→ RECORD SET
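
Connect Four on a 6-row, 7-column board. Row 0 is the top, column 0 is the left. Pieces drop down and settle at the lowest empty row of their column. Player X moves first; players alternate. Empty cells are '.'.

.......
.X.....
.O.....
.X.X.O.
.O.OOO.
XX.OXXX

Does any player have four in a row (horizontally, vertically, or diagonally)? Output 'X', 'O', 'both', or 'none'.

none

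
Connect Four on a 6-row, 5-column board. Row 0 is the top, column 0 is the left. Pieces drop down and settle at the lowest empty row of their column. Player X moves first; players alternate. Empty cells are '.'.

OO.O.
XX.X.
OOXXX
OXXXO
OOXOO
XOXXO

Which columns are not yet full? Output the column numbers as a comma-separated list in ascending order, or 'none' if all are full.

Answer: 2,4

Derivation:
col 0: top cell = 'O' → FULL
col 1: top cell = 'O' → FULL
col 2: top cell = '.' → open
col 3: top cell = 'O' → FULL
col 4: top cell = '.' → open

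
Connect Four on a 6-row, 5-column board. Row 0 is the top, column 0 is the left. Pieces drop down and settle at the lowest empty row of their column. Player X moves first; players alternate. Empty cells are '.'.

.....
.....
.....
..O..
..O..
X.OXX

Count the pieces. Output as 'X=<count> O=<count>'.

X=3 O=3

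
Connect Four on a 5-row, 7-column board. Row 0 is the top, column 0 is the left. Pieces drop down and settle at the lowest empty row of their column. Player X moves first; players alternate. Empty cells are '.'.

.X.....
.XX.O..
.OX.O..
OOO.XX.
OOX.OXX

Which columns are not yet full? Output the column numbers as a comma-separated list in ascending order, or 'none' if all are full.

Answer: 0,2,3,4,5,6

Derivation:
col 0: top cell = '.' → open
col 1: top cell = 'X' → FULL
col 2: top cell = '.' → open
col 3: top cell = '.' → open
col 4: top cell = '.' → open
col 5: top cell = '.' → open
col 6: top cell = '.' → open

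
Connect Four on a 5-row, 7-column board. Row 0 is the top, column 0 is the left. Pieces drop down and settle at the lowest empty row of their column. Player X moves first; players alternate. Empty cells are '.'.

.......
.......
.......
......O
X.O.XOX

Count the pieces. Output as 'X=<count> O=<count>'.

X=3 O=3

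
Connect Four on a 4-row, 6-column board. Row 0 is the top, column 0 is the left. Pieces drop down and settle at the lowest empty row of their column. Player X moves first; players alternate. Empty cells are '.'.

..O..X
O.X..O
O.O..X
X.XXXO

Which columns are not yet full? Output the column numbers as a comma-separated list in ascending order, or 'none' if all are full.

Answer: 0,1,3,4

Derivation:
col 0: top cell = '.' → open
col 1: top cell = '.' → open
col 2: top cell = 'O' → FULL
col 3: top cell = '.' → open
col 4: top cell = '.' → open
col 5: top cell = 'X' → FULL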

→ WHAT IS NEEDED
Could you repeat the listing above, exactly as it is shown?

→ OUTPUT OF THE TASK
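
Connect Four on a 6-row, 7-column board. Row 0 is the top, column 0 is the left. Pieces drop down and settle at the lowest empty row of their column. Player X moves first; players alternate. Empty cells are '.'.

.......
.X.....
.O.....
.X.X.O.
.O.OOO.
XX.OXXX

Does any player have four in a row (horizontally, vertically, or diagonally)? Output 'X', 'O', 'both', or 'none'.

none

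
Connect Four on a 6-row, 5-column board. Row 0 is the top, column 0 is the left. Pieces drop down and settle at the lowest empty row of their column. Player X moves first; players alternate. Empty cells are '.'.

OO.O.
XX.X.
OOXXX
OXXXO
OOXOO
XOXXO

Which columns are not yet full? Output the column numbers as a comma-separated list in ascending order, or 'none' if all are full.

Answer: 2,4

Derivation:
col 0: top cell = 'O' → FULL
col 1: top cell = 'O' → FULL
col 2: top cell = '.' → open
col 3: top cell = 'O' → FULL
col 4: top cell = '.' → open

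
Connect Four on a 6-row, 5-column board. Row 0 is the top, column 0 is the left. Pieces drop down and settle at the lowest empty row of their column. Player X moves first; players alternate. Empty cells are '.'.

.....
.....
.....
..O..
..O..
X.OXX

Count the pieces. Output as 'X=<count> O=<count>'.

X=3 O=3

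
Connect Four on a 5-row, 7-column board. Row 0 is the top, column 0 is the left. Pieces drop down and settle at the lowest empty row of their column. Player X moves first; players alternate. Empty cells are '.'.

.X.....
.XX.O..
.OX.O..
OOO.XX.
OOX.OXX

Which columns are not yet full? Output the column numbers as a comma-separated list in ascending order, or 'none' if all are full.

Answer: 0,2,3,4,5,6

Derivation:
col 0: top cell = '.' → open
col 1: top cell = 'X' → FULL
col 2: top cell = '.' → open
col 3: top cell = '.' → open
col 4: top cell = '.' → open
col 5: top cell = '.' → open
col 6: top cell = '.' → open

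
Connect Four on a 5-row, 7-column board. Row 0 is the top, column 0 is the left. Pieces drop down and settle at the lowest empty row of their column. Player X moves first; players alternate. Empty cells are '.'.

.......
.......
.......
......O
X.O.XOX

Count the pieces. Output as 'X=<count> O=<count>'.

X=3 O=3

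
Connect Four on a 4-row, 6-column board. Row 0 is the top, column 0 is the left. Pieces drop down and settle at the lowest empty row of their column. Player X moves first; players alternate. Empty cells are '.'.

..O..X
O.X..O
O.O..X
X.XXXO

Which columns are not yet full? Output the column numbers as a comma-separated list in ascending order, or 'none' if all are full.

Answer: 0,1,3,4

Derivation:
col 0: top cell = '.' → open
col 1: top cell = '.' → open
col 2: top cell = 'O' → FULL
col 3: top cell = '.' → open
col 4: top cell = '.' → open
col 5: top cell = 'X' → FULL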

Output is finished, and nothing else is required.